DESCRIPTION OF THE TASK →
Please return every record exactly as it appears.

Collected data entries
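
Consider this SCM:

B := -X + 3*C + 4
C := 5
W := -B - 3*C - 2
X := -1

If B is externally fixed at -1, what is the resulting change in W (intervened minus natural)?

The intervention breaks the incoming arrows to B: B := -X + 3*C + 4 no longer applies, and B = -1.
W = -B - 3*C - 2  [with B=-1, C=5]  = -16
Without intervention: B = -X + 3*C + 4  [with X=-1, C=5]  = 20; W = -B - 3*C - 2  [with B=20, C=5]  = -37.
Change = -16 − (-37) = 21.

21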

WRITTEN SOLUTION →
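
Consider this SCM:

B := -X + 3*C + 4
C := 5
W := -B - 3*C - 2
X := -1

If B is externally fixed at -1, what is the resulting change in W (intervened minus natural)?

The intervention breaks the incoming arrows to B: B := -X + 3*C + 4 no longer applies, and B = -1.
W = -B - 3*C - 2  [with B=-1, C=5]  = -16
Without intervention: B = -X + 3*C + 4  [with X=-1, C=5]  = 20; W = -B - 3*C - 2  [with B=20, C=5]  = -37.
Change = -16 − (-37) = 21.

21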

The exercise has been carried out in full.